### About this exercise:
Nothing but the line holding "A short nylon strut has a hollow" and the lines after it, through the end of the records, should be set down, each exactly as it is.
Extracted data section start
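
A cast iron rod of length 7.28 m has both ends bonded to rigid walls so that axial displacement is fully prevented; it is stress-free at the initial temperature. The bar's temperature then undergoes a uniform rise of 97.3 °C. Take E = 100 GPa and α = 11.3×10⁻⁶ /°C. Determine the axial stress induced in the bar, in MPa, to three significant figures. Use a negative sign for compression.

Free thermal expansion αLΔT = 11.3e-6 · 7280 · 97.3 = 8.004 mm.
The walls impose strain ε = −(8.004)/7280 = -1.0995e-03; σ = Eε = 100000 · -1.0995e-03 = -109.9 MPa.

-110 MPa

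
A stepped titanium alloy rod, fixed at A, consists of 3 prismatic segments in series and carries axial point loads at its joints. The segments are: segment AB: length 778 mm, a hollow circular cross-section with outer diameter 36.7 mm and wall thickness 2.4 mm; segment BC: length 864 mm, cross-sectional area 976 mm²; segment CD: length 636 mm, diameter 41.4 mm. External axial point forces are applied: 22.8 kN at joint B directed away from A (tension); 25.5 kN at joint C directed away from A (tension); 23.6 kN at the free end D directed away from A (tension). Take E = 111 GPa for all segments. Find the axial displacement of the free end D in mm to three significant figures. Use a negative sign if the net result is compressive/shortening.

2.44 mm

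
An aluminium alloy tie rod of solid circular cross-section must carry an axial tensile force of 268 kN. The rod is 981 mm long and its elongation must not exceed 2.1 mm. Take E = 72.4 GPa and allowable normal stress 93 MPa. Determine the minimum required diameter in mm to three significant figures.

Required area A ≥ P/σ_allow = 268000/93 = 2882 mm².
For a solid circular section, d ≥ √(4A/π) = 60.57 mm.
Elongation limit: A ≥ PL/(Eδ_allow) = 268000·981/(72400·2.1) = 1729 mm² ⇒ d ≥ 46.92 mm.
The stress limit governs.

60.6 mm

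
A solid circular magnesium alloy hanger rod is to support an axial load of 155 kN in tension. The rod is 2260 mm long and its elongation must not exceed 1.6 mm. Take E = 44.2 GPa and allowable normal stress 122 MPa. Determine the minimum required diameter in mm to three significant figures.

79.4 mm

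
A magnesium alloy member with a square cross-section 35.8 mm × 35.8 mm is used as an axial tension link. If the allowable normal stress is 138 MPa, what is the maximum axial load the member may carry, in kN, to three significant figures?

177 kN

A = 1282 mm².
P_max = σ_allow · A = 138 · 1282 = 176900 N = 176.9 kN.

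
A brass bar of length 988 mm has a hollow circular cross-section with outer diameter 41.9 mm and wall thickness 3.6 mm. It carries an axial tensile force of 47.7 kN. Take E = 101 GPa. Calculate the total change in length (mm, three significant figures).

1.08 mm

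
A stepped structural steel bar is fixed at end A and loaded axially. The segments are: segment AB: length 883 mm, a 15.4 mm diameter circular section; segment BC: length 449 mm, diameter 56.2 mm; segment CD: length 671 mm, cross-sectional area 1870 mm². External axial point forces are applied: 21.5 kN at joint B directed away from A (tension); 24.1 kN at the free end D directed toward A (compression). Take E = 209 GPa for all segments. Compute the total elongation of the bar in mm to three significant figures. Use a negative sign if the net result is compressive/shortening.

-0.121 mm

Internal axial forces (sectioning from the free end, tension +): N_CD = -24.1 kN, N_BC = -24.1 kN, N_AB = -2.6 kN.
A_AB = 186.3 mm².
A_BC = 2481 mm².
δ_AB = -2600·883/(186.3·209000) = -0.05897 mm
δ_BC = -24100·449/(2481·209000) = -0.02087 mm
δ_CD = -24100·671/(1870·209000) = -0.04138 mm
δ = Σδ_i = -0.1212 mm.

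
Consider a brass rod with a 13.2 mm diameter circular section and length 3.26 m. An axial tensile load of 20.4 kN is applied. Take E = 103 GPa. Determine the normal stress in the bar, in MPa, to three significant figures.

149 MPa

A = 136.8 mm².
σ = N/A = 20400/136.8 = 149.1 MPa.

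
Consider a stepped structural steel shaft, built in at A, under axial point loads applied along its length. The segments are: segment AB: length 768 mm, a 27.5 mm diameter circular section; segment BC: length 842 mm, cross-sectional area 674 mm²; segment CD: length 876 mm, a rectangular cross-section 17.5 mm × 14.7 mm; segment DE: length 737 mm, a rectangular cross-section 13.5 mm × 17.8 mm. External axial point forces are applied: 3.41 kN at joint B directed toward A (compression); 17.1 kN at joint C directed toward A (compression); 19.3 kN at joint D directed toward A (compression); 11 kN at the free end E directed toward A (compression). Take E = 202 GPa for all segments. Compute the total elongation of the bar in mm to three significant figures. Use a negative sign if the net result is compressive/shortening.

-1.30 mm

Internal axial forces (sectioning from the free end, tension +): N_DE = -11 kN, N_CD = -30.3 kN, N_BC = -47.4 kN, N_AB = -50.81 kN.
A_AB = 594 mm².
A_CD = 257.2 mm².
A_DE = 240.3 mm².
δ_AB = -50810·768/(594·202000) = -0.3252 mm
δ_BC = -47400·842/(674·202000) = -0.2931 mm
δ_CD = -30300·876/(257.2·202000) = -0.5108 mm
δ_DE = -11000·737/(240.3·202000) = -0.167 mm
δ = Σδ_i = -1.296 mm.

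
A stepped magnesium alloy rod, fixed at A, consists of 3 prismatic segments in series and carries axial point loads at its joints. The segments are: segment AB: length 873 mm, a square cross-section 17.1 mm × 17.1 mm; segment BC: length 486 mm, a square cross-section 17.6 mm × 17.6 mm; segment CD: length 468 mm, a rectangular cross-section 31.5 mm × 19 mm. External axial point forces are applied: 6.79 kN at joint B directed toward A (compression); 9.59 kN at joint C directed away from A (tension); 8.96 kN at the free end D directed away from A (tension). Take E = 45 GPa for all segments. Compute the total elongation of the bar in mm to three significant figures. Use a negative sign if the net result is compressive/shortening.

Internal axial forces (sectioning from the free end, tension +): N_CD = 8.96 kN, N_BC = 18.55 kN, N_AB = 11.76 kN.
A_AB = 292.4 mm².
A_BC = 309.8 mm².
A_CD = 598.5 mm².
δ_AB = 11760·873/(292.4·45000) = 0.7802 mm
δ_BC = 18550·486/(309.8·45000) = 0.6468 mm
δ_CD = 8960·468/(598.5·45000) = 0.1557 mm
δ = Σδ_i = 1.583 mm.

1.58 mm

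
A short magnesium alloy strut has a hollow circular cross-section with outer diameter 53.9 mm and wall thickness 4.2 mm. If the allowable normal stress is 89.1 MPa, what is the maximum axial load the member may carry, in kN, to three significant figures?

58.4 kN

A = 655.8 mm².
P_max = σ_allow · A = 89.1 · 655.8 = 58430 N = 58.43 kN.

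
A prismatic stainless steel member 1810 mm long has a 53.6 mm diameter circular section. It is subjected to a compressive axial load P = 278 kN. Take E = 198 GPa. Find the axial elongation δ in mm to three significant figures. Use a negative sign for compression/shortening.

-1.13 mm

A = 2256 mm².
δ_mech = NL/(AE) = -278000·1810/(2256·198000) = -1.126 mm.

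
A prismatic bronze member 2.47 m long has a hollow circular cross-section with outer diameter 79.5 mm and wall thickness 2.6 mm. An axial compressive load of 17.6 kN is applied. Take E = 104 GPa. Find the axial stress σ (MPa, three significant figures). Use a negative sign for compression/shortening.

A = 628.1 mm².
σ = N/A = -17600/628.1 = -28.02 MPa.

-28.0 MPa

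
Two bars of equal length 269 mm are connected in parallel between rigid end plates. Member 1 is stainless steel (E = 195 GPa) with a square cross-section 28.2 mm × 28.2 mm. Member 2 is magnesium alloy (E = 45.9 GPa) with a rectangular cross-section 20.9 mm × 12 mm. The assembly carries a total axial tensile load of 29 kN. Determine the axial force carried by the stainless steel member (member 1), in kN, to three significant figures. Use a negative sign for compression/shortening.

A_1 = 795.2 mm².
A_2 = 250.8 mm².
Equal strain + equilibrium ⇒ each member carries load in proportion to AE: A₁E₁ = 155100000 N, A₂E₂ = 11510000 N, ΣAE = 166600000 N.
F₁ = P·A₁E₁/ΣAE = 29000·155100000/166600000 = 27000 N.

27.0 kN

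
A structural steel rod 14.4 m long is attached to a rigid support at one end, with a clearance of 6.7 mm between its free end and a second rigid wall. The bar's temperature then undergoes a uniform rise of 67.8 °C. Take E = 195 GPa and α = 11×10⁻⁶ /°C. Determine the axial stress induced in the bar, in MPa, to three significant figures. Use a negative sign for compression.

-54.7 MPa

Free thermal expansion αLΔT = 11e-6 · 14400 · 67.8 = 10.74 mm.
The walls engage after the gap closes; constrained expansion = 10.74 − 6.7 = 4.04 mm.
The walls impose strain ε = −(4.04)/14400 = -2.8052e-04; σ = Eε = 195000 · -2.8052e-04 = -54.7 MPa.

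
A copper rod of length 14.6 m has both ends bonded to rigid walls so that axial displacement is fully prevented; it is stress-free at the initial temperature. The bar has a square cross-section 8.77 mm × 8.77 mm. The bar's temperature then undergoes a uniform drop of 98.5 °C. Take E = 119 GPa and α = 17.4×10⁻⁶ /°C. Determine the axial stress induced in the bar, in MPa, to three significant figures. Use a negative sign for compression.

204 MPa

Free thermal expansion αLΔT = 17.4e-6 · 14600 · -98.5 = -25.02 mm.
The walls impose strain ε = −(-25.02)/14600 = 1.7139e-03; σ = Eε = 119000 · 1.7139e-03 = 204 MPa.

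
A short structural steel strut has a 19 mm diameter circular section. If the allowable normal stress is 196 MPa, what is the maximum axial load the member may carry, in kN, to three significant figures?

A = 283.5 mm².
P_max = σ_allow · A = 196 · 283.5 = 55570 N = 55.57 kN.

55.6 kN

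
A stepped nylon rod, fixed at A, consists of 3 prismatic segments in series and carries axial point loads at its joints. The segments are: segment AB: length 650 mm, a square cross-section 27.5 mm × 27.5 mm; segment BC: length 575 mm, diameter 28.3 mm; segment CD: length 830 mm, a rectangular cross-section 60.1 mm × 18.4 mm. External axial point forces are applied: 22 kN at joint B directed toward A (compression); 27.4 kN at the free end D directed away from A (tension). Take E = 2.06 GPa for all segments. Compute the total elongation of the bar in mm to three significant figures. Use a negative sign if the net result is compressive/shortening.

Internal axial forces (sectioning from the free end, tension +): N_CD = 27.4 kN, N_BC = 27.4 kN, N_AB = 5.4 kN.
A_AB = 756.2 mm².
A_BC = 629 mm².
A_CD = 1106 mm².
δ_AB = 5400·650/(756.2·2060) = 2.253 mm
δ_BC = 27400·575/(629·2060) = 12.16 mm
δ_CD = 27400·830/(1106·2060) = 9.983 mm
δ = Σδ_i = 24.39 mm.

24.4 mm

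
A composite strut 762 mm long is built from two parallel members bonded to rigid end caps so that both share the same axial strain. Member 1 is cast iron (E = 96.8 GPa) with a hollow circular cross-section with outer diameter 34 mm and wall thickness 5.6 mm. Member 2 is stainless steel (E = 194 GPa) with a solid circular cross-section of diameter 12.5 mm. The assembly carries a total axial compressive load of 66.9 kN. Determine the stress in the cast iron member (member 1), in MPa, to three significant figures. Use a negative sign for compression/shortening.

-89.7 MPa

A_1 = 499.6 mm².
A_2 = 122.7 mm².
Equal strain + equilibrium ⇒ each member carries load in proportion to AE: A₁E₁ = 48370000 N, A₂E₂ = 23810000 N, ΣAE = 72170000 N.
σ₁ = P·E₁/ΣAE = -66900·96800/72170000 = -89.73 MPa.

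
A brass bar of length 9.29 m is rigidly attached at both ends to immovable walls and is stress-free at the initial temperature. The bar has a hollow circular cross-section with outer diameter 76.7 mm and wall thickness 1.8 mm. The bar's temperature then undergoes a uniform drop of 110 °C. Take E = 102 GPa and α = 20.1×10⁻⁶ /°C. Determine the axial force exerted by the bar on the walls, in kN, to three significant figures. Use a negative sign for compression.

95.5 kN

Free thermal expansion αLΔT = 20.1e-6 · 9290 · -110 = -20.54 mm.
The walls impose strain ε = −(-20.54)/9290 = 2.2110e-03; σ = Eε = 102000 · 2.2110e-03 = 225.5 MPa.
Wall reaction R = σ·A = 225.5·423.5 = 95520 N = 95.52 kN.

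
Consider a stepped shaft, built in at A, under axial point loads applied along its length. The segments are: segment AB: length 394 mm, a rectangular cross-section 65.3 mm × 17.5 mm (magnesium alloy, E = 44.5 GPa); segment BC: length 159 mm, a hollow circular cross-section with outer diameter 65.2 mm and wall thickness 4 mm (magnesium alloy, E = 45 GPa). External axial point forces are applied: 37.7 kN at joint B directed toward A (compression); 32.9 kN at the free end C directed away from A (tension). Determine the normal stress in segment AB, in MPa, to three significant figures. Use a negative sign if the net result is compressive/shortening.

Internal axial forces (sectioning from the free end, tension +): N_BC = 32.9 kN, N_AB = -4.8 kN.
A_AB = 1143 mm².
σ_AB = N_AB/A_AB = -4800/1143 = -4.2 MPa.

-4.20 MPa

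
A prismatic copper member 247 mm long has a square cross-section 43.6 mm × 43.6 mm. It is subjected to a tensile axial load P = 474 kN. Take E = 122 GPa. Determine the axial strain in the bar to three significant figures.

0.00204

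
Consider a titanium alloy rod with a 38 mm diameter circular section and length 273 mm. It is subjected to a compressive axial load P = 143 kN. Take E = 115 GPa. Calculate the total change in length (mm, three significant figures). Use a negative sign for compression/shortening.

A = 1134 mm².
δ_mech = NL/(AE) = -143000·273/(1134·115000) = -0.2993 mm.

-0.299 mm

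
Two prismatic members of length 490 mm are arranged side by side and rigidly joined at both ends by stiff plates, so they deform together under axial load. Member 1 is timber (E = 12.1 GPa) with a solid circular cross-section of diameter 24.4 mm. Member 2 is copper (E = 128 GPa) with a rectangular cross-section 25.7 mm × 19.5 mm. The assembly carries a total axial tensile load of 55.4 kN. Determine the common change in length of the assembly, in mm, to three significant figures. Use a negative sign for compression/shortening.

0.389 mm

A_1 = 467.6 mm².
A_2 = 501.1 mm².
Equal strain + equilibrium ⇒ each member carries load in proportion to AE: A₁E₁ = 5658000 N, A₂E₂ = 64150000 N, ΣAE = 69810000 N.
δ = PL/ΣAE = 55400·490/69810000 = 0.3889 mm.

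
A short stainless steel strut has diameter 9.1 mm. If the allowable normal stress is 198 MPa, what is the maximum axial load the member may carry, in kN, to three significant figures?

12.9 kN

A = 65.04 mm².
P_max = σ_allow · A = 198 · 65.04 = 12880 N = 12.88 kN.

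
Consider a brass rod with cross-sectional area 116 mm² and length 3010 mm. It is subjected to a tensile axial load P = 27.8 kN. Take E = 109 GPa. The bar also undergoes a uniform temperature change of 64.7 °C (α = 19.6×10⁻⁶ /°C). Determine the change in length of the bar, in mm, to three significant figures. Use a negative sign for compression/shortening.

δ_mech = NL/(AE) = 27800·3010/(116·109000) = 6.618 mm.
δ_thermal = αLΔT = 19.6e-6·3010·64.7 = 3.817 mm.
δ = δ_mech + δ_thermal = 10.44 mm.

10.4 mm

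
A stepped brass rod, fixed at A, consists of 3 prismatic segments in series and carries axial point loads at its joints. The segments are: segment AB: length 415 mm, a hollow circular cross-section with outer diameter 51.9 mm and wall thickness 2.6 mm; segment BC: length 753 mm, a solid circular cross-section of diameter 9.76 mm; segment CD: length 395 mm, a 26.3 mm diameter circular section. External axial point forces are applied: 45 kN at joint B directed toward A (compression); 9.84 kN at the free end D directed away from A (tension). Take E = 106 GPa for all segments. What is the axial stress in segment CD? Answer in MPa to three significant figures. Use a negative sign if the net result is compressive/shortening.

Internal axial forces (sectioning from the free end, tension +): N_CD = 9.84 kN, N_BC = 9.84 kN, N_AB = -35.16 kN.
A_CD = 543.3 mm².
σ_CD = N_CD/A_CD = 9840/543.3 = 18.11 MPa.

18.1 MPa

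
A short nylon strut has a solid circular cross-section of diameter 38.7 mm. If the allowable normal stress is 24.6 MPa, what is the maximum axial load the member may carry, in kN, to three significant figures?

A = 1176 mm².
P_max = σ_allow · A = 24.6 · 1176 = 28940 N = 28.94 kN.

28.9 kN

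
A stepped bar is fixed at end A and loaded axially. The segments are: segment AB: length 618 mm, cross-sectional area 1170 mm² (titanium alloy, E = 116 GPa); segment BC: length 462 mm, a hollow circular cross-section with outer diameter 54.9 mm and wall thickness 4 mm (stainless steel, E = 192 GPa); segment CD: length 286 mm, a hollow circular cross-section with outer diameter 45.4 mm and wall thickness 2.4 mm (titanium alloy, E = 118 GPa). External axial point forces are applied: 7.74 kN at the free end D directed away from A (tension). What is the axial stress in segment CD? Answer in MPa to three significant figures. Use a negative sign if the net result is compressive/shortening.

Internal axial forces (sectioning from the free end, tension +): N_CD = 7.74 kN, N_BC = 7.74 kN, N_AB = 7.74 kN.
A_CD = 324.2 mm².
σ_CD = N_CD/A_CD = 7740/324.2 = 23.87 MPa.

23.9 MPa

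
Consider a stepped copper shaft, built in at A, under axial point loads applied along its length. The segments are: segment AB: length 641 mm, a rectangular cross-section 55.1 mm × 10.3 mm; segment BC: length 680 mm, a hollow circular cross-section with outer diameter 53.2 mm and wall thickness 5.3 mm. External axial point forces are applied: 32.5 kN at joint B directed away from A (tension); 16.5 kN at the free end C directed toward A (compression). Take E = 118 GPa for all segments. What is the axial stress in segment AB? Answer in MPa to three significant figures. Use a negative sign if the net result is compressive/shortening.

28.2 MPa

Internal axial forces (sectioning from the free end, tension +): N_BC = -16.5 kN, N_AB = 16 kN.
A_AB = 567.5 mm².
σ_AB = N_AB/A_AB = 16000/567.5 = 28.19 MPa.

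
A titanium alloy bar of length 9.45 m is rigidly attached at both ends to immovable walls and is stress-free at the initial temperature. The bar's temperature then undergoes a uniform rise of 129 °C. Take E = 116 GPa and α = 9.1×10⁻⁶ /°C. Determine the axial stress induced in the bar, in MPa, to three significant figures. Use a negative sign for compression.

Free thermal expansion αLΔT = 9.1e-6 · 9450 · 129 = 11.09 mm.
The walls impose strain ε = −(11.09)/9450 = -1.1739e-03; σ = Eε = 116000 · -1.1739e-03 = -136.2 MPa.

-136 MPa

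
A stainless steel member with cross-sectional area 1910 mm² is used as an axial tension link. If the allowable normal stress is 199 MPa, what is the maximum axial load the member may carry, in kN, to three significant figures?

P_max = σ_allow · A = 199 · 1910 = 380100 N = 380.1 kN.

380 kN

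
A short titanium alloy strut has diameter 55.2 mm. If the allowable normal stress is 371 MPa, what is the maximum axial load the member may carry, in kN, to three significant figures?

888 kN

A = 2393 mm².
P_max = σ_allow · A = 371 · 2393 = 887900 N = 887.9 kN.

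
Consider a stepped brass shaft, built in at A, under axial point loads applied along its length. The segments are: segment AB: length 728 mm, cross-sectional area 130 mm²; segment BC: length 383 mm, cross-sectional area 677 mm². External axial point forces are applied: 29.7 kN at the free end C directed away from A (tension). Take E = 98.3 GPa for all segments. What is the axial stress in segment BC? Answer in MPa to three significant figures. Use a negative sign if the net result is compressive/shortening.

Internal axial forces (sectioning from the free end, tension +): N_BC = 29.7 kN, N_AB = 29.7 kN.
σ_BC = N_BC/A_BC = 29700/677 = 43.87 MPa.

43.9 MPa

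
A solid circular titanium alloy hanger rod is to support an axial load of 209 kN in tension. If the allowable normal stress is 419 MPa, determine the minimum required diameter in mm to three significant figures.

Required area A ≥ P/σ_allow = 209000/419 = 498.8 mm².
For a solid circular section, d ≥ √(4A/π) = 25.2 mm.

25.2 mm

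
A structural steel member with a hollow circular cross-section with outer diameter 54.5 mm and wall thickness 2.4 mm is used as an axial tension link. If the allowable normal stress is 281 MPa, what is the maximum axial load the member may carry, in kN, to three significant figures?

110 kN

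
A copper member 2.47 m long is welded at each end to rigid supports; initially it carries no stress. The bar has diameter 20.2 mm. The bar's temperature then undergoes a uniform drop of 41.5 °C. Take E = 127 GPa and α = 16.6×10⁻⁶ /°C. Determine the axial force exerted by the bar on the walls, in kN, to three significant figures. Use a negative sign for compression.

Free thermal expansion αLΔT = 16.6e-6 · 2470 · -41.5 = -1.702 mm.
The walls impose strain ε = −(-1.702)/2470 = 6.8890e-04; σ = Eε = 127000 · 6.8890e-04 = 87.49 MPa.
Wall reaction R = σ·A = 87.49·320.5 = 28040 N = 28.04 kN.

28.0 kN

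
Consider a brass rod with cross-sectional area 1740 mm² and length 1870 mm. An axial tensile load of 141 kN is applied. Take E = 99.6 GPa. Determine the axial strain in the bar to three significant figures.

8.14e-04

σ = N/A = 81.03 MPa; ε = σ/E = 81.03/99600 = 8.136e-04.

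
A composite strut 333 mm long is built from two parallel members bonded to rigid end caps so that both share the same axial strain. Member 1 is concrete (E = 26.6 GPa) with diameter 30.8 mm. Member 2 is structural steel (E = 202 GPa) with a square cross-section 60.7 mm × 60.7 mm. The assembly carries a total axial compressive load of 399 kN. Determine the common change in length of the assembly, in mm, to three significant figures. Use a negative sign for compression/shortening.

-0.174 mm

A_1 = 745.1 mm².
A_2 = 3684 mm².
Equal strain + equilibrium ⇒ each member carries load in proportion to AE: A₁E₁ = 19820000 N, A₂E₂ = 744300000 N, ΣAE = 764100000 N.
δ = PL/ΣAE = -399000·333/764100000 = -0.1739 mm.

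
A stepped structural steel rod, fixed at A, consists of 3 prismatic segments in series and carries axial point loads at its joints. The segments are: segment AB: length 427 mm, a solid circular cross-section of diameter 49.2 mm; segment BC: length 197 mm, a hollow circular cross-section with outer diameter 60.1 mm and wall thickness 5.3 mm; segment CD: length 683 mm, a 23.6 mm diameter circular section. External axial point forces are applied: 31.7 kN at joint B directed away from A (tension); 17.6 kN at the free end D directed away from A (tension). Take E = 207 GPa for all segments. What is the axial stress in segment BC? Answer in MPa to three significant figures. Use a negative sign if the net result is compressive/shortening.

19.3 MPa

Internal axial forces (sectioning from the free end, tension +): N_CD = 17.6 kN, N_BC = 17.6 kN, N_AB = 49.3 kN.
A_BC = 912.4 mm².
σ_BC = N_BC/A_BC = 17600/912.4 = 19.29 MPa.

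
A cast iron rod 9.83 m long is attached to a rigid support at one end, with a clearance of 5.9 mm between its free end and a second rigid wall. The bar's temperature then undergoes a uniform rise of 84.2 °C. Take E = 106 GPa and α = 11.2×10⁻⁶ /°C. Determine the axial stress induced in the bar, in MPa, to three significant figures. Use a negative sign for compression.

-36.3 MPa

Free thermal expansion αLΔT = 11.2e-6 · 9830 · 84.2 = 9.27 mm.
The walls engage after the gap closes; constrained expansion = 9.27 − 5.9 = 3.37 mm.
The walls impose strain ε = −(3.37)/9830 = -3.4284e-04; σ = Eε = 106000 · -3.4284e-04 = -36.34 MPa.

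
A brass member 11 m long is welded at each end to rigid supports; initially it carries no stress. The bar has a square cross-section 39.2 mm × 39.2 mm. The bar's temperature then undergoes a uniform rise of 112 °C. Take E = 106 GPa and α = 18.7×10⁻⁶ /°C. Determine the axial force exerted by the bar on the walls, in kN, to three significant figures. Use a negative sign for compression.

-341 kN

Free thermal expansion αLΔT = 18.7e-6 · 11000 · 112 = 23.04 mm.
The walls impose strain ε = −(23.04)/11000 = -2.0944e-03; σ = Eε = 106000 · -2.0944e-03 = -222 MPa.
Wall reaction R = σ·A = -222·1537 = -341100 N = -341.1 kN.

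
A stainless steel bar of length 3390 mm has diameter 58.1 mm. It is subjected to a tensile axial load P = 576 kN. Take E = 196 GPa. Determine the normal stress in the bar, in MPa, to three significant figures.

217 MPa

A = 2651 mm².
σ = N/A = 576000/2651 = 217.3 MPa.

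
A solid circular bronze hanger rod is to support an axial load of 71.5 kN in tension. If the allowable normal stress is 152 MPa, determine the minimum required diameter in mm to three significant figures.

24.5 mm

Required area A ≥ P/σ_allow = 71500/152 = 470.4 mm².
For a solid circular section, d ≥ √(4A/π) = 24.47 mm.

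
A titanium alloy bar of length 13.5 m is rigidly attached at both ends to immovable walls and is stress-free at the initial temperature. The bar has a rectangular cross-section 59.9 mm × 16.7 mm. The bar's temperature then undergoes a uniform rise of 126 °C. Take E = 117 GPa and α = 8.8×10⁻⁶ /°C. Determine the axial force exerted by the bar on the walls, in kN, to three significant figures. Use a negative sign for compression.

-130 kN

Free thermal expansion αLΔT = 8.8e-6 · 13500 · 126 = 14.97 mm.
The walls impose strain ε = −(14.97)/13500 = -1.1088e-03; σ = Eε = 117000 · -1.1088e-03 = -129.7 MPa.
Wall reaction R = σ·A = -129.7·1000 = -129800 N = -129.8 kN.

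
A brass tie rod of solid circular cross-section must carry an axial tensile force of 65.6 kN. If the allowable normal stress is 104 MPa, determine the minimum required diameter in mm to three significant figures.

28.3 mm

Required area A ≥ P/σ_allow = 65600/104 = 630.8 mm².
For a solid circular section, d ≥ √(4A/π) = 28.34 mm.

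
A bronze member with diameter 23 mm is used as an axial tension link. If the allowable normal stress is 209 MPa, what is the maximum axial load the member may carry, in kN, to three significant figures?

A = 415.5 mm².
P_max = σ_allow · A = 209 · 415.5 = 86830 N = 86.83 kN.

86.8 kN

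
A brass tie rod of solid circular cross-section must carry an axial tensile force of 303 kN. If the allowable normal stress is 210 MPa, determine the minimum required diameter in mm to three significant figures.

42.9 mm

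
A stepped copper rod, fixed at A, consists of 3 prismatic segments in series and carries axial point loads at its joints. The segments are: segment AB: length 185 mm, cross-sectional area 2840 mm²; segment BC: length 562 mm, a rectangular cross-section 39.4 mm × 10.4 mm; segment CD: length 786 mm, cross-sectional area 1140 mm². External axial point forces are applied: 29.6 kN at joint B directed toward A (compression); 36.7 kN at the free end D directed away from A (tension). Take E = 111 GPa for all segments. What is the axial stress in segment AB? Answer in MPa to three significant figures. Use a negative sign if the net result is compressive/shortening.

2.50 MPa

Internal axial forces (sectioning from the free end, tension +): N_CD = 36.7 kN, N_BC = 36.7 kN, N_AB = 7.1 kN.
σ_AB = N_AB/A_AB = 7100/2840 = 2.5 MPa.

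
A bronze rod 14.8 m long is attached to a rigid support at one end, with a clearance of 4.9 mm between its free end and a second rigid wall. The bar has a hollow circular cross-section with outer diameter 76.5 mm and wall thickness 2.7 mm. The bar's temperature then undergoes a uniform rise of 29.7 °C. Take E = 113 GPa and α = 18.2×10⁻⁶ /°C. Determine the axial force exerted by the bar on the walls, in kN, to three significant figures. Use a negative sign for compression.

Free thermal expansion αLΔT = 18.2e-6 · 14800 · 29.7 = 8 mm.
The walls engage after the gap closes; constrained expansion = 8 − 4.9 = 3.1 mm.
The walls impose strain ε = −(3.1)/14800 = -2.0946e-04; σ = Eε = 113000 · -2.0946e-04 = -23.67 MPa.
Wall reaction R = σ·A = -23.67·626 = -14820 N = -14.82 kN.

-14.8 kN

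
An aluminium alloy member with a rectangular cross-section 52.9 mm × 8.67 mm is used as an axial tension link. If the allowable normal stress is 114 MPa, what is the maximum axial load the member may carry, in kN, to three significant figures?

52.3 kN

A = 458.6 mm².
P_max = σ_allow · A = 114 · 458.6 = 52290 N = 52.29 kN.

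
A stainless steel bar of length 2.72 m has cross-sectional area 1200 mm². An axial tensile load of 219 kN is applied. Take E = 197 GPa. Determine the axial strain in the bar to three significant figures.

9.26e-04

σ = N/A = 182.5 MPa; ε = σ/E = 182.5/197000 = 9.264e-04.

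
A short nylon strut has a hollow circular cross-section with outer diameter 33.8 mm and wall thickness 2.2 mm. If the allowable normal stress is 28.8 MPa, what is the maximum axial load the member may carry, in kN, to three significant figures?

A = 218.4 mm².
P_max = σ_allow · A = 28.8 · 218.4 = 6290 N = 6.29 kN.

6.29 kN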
Extracted data section end
### Solution:
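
A short nylon strut has a hollow circular cross-section with outer diameter 33.8 mm and wall thickness 2.2 mm. If the allowable normal stress is 28.8 MPa, what is the maximum axial load the member may carry, in kN, to three significant figures?

A = 218.4 mm².
P_max = σ_allow · A = 28.8 · 218.4 = 6290 N = 6.29 kN.

6.29 kN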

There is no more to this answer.